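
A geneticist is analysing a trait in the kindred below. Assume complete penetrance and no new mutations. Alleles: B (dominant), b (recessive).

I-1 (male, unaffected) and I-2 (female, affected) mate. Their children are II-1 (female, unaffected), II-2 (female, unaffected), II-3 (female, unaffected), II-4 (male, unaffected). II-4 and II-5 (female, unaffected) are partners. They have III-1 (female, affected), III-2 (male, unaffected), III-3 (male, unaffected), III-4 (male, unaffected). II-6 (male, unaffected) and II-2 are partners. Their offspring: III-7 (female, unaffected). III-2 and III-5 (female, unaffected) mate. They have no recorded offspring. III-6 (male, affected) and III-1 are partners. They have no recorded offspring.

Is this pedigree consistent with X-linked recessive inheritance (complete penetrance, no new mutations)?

No

Under X-linked recessive, II-4 (unaffected, male) cannot arise from I-1 (unaffected) × I-2 (affected).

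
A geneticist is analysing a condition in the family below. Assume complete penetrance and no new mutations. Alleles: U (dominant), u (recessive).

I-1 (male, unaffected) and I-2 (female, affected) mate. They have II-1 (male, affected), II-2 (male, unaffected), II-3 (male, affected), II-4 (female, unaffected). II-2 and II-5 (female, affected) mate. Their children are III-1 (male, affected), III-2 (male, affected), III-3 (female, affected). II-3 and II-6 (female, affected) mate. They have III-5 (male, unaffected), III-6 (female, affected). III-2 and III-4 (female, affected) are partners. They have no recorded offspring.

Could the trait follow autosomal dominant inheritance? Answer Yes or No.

A consistent assignment under autosomal dominant exists: I-1 uu, I-2 Uu, II-1 Uu, II-2 uu, II-3 Uu, II-4 uu, II-5 UU, II-6 Uu, III-1 Uu, III-2 Uu, III-3 Uu, III-4 UU, III-5 uu, III-6 UU.
In this assignment every recorded phenotype matches its genotype and every non-founder's genotype is obtainable from its parents' genotypes, so the pedigree is consistent.

Yes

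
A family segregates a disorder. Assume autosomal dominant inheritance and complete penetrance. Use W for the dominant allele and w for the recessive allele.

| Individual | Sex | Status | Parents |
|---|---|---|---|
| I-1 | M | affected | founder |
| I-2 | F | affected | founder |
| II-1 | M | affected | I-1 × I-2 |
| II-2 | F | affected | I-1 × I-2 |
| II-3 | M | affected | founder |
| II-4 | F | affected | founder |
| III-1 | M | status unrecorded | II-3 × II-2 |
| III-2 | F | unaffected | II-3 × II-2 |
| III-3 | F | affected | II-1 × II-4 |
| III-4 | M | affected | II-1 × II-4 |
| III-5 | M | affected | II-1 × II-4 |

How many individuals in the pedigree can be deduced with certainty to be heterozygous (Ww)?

Obligate heterozygotes: II-2 is affected so carries W and passed w to III-2 (ww), so II-2 is Ww; II-3 is affected so carries W and passed w to III-2 (ww), so II-3 is Ww.
Every other individual is either homozygous by phenotype or has at least one consistent homozygous assignment, so the count is 2.

2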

* * *

- _ACTION ITEM_: The entire listing must be repeated without a single change.

- _ANSWER TO THIS PROBLEM_:
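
A geneticist is analysing a trait in the kindred below. Assume complete penetrance and no new mutations. Alleles: B (dominant), b (recessive).

I-1 (male, unaffected) and I-2 (female, affected) mate. Their children are II-1 (female, unaffected), II-2 (female, unaffected), II-3 (female, unaffected), II-4 (male, unaffected). II-4 and II-5 (female, unaffected) are partners. They have III-1 (female, affected), III-2 (male, unaffected), III-3 (male, unaffected), III-4 (male, unaffected). II-6 (male, unaffected) and II-2 are partners. Their offspring: III-7 (female, unaffected). III-2 and III-5 (female, unaffected) mate. They have no recorded offspring. III-6 (male, affected) and III-1 are partners. They have no recorded offspring.

Is this pedigree consistent with X-linked recessive inheritance (complete penetrance, no new mutations)?

No

Under X-linked recessive, II-4 (unaffected, male) cannot arise from I-1 (unaffected) × I-2 (affected).

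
A geneticist is analysing a condition in the family below. Assume complete penetrance and no new mutations. Alleles: U (dominant), u (recessive).

I-1 (male, unaffected) and I-2 (female, affected) mate. They have II-1 (male, affected), II-2 (male, unaffected), II-3 (male, affected), II-4 (female, unaffected). II-2 and II-5 (female, affected) mate. Their children are III-1 (male, affected), III-2 (male, affected), III-3 (female, affected). II-3 and II-6 (female, affected) mate. They have III-5 (male, unaffected), III-6 (female, affected). III-2 and III-4 (female, affected) are partners. They have no recorded offspring.

Could the trait follow autosomal dominant inheritance? Answer Yes or No.

A consistent assignment under autosomal dominant exists: I-1 uu, I-2 Uu, II-1 Uu, II-2 uu, II-3 Uu, II-4 uu, II-5 UU, II-6 Uu, III-1 Uu, III-2 Uu, III-3 Uu, III-4 UU, III-5 uu, III-6 UU.
In this assignment every recorded phenotype matches its genotype and every non-founder's genotype is obtainable from its parents' genotypes, so the pedigree is consistent.

Yes

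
A family segregates a disorder. Assume autosomal dominant inheritance and complete penetrance. Use W for the dominant allele and w for the recessive allele.

| Individual | Sex | Status | Parents |
|---|---|---|---|
| I-1 | M | affected | founder |
| I-2 | F | affected | founder |
| II-1 | M | affected | I-1 × I-2 |
| II-2 | F | affected | I-1 × I-2 |
| II-3 | M | affected | founder |
| II-4 | F | affected | founder |
| III-1 | M | status unrecorded | II-3 × II-2 |
| III-2 | F | unaffected | II-3 × II-2 |
| III-3 | F | affected | II-1 × II-4 |
| III-4 | M | affected | II-1 × II-4 |
| III-5 | M | affected | II-1 × II-4 |

How many individuals in the pedigree can be deduced with certainty to be heterozygous (Ww)?

Obligate heterozygotes: II-2 is affected so carries W and passed w to III-2 (ww), so II-2 is Ww; II-3 is affected so carries W and passed w to III-2 (ww), so II-3 is Ww.
Every other individual is either homozygous by phenotype or has at least one consistent homozygous assignment, so the count is 2.

2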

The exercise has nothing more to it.